"""
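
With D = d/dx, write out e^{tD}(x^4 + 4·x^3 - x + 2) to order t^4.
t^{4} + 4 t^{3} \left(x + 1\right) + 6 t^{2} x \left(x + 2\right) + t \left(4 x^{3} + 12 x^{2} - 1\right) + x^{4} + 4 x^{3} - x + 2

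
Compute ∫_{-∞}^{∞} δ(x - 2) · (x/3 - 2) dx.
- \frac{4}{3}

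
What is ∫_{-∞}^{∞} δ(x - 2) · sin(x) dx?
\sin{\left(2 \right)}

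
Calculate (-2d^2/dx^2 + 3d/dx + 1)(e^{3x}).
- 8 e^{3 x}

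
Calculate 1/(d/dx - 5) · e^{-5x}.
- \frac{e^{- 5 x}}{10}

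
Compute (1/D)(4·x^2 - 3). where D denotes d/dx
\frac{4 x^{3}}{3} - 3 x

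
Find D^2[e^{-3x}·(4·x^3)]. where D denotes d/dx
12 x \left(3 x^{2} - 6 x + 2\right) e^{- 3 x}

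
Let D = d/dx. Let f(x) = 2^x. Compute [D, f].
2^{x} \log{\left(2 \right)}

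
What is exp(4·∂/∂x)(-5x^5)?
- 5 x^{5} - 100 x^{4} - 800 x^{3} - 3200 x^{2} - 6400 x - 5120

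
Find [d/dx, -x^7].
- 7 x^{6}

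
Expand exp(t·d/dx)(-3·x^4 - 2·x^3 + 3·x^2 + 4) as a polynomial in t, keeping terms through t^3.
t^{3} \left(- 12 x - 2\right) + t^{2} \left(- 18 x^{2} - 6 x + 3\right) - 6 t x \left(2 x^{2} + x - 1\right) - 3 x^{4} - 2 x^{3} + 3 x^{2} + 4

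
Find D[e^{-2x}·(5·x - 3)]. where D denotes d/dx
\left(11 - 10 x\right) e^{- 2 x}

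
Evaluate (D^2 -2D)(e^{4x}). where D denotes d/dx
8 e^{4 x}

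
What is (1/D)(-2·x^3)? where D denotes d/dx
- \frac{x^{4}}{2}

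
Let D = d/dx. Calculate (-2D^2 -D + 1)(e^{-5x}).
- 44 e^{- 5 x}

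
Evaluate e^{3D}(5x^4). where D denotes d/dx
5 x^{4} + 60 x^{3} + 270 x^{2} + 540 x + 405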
"""
• Problem description:
Nothing but the complete listing, repeated exactly, belongs in the answer.

• Written answer:
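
With D = d/dx, write out e^{tD}(x^4 + 4·x^3 - x + 2) to order t^4.
t^{4} + 4 t^{3} \left(x + 1\right) + 6 t^{2} x \left(x + 2\right) + t \left(4 x^{3} + 12 x^{2} - 1\right) + x^{4} + 4 x^{3} - x + 2

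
Compute ∫_{-∞}^{∞} δ(x - 2) · (x/3 - 2) dx.
- \frac{4}{3}

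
What is ∫_{-∞}^{∞} δ(x - 2) · sin(x) dx?
\sin{\left(2 \right)}

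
Calculate (-2d^2/dx^2 + 3d/dx + 1)(e^{3x}).
- 8 e^{3 x}

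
Calculate 1/(d/dx - 5) · e^{-5x}.
- \frac{e^{- 5 x}}{10}

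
Compute (1/D)(4·x^2 - 3). where D denotes d/dx
\frac{4 x^{3}}{3} - 3 x

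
Find D^2[e^{-3x}·(4·x^3)]. where D denotes d/dx
12 x \left(3 x^{2} - 6 x + 2\right) e^{- 3 x}

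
Let D = d/dx. Let f(x) = 2^x. Compute [D, f].
2^{x} \log{\left(2 \right)}

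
What is exp(4·∂/∂x)(-5x^5)?
- 5 x^{5} - 100 x^{4} - 800 x^{3} - 3200 x^{2} - 6400 x - 5120

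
Find [d/dx, -x^7].
- 7 x^{6}

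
Expand exp(t·d/dx)(-3·x^4 - 2·x^3 + 3·x^2 + 4) as a polynomial in t, keeping terms through t^3.
t^{3} \left(- 12 x - 2\right) + t^{2} \left(- 18 x^{2} - 6 x + 3\right) - 6 t x \left(2 x^{2} + x - 1\right) - 3 x^{4} - 2 x^{3} + 3 x^{2} + 4

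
Find D[e^{-2x}·(5·x - 3)]. where D denotes d/dx
\left(11 - 10 x\right) e^{- 2 x}

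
Evaluate (D^2 -2D)(e^{4x}). where D denotes d/dx
8 e^{4 x}

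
What is (1/D)(-2·x^3)? where D denotes d/dx
- \frac{x^{4}}{2}

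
Let D = d/dx. Calculate (-2D^2 -D + 1)(e^{-5x}).
- 44 e^{- 5 x}

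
Evaluate e^{3D}(5x^4). where D denotes d/dx
5 x^{4} + 60 x^{3} + 270 x^{2} + 540 x + 405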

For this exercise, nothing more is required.